**THE DATA:**
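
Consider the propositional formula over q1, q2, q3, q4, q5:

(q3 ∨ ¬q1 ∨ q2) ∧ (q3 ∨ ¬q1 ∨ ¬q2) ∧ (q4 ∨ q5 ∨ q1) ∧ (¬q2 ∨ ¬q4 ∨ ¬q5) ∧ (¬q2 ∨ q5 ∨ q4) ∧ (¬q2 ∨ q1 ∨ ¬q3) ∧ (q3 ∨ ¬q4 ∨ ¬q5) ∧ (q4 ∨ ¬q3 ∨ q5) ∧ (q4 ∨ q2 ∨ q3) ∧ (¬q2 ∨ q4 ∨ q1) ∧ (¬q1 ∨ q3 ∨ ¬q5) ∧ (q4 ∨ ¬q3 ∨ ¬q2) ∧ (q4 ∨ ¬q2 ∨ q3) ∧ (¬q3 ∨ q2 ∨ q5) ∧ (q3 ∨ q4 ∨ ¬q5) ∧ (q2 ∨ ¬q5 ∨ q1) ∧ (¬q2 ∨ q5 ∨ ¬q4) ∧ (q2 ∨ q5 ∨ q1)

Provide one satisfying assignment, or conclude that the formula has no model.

Suppose q3 = True.
Suppose q2 = False.
(q5) alone gives q5 = True.
(q1) alone gives q1 = True.
Every clause is now satisfied; q4 is unconstrained.

q1=True,  q2=False,  q3=True,  q4=False,  q5=True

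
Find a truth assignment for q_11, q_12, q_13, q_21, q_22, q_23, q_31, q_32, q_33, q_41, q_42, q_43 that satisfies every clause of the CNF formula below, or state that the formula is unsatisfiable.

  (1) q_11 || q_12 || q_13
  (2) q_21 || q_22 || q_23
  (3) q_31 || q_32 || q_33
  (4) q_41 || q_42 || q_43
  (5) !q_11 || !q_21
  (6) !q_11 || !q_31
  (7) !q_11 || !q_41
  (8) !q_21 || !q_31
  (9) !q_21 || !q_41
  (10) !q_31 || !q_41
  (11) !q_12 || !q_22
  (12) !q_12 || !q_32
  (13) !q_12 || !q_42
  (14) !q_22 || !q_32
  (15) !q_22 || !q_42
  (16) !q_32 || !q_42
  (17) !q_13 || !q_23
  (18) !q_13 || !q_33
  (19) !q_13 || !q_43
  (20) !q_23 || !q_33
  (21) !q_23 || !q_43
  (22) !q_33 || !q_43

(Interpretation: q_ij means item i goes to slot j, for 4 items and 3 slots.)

UNSATISFIABLE

Case q_11 = false:
Case q_12 = true:
The clause (!q_22) is unit, so q_22 = false.
The clause (!q_32) is unit, so q_32 = false.
The clause (!q_42) is unit, so q_42 = false.
Case q_21 = true:
The clause (!q_31) is unit, so q_31 = false.
The clause (q_33) is unit, so q_33 = true.
The clause (!q_41) is unit, so q_41 = false.
The clause (q_43) is unit, so q_43 = true.
That conflicts with the unit clause (!q_43).
Backtrack on q_21: now try q_21 = false.
The clause (q_23) is unit, so q_23 = true.
The clause (!q_13) is unit, so q_13 = false.
The clause (!q_33) is unit, so q_33 = false.
The clause (q_31) is unit, so q_31 = true.
The clause (!q_41) is unit, so q_41 = false.
The clause (q_43) is unit, so q_43 = true.
That conflicts with the unit clause (!q_43).
Neither q_21 = true nor q_21 = false works.
Backtrack on q_12: now try q_12 = false.
The clause (q_13) is unit, so q_13 = true.
The clause (!q_23) is unit, so q_23 = false.
The clause (!q_33) is unit, so q_33 = false.
The clause (!q_43) is unit, so q_43 = false.
Case q_21 = true:
The clause (!q_31) is unit, so q_31 = false.
The clause (q_32) is unit, so q_32 = true.
The clause (!q_41) is unit, so q_41 = false.
The clause (q_42) is unit, so q_42 = true.
That conflicts with the unit clause (!q_42).
Backtrack on q_21: now try q_21 = false.
The clause (q_22) is unit, so q_22 = true.
The clause (!q_32) is unit, so q_32 = false.
The clause (q_31) is unit, so q_31 = true.
The clause (!q_41) is unit, so q_41 = false.
The clause (q_42) is unit, so q_42 = true.
That conflicts with the unit clause (!q_42).
Neither q_21 = true nor q_21 = false works.
Neither q_12 = true nor q_12 = false works.
Backtrack on q_11: now try q_11 = true.
The clause (!q_21) is unit, so q_21 = false.
The clause (!q_31) is unit, so q_31 = false.
The clause (!q_41) is unit, so q_41 = false.
Case q_22 = true:
The clause (!q_12) is unit, so q_12 = false.
The clause (!q_32) is unit, so q_32 = false.
The clause (q_33) is unit, so q_33 = true.
The clause (!q_42) is unit, so q_42 = false.
The clause (q_43) is unit, so q_43 = true.
That conflicts with the unit clause (!q_43).
Backtrack on q_22: now try q_22 = false.
The clause (q_23) is unit, so q_23 = true.
The clause (!q_13) is unit, so q_13 = false.
The clause (!q_33) is unit, so q_33 = false.
The clause (q_32) is unit, so q_32 = true.
The clause (!q_12) is unit, so q_12 = false.
The clause (!q_42) is unit, so q_42 = false.
The clause (q_43) is unit, so q_43 = true.
That conflicts with the unit clause (!q_43).
Neither q_22 = true nor q_22 = false works.
Neither q_11 = true nor q_11 = false works.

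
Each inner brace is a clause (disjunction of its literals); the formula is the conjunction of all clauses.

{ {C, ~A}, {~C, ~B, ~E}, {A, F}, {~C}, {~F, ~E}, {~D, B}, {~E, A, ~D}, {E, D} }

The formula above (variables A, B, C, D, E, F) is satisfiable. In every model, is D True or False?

Suppose D = 0.
From the singleton clause (~C), C = 0.
From the singleton clause (~A), A = 0.
From the singleton clause (F), F = 1.
From the singleton clause (~E), E = 0.
But (E) is also a unit clause — contradiction.
So every satisfying assignment has D = True.

True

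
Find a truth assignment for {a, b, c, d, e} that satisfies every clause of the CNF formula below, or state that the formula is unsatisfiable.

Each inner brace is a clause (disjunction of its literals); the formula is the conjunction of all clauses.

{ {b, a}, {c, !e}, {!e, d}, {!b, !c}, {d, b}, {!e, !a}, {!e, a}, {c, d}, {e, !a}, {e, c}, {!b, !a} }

Case b = true:
From the singleton clause (!c), c = false.
From the singleton clause (!e), e = false.
Now (e) is unsatisfied and unit — conflict.
So b must be the other value — set b = false.
From the singleton clause (a), a = true.
From the singleton clause (d), d = true.
From the singleton clause (!e), e = false.
Now (e) is unsatisfied and unit — conflict.
Neither b = true nor b = false works.

UNSATISFIABLE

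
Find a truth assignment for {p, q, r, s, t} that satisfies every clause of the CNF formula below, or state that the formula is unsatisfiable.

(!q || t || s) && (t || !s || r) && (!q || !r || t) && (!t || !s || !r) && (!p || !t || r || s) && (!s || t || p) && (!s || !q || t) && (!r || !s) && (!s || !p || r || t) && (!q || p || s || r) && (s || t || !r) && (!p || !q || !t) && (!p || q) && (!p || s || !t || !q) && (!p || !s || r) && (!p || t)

Suppose r = false.
Suppose t = true.
Suppose p = false.
Suppose q = false.
No clause remains; s is free.

p: false,  q: false,  r: false,  s: false,  t: true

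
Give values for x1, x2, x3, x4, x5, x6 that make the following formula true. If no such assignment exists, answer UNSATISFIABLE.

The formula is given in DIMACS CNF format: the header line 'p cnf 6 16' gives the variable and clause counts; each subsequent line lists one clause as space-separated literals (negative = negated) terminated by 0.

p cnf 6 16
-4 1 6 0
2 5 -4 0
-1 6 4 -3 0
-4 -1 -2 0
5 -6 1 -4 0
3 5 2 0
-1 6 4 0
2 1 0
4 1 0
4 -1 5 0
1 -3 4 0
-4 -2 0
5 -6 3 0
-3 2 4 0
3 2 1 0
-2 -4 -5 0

x1: True,  x2: False,  x3: True,  x4: True,  x5: True,  x6: True

Try x2 = False.
The clause (x1) is unit, so x1 = True.
Try x5 = True.
Try x6 = True.
Try x3 = True.
The clause (x4) is unit, so x4 = True.
All clauses are satisfied.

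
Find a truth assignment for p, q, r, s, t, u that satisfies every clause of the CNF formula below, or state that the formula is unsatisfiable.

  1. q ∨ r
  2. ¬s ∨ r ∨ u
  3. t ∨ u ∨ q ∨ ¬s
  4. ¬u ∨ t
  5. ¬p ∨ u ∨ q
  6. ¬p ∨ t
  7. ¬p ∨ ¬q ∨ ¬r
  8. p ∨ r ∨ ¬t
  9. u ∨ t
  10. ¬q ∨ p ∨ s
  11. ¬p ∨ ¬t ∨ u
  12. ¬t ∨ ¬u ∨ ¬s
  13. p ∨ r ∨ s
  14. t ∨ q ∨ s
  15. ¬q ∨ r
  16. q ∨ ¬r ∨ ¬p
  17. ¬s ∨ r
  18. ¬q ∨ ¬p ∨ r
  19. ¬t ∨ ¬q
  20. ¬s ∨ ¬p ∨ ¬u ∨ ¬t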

**ABOUT THIS TASK:** Please show all lines from the entries that contain the word "satisfies".

**SOLUTION FOR THIS PROBLEM:**
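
Find a truth assignment for q_11, q_12, q_13, q_21, q_22, q_23, q_31, q_32, q_33, q_41, q_42, q_43 that satisfies every clause of the CNF formula below, or state that the formula is unsatisfiable.
Find a truth assignment for {a, b, c, d, e} that satisfies every clause of the CNF formula below, or state that the formula is unsatisfiable.
Find a truth assignment for {p, q, r, s, t} that satisfies every clause of the CNF formula below, or state that the formula is unsatisfiable.
Find a truth assignment for p, q, r, s, t, u that satisfies every clause of the CNF formula below, or state that the formula is unsatisfiable.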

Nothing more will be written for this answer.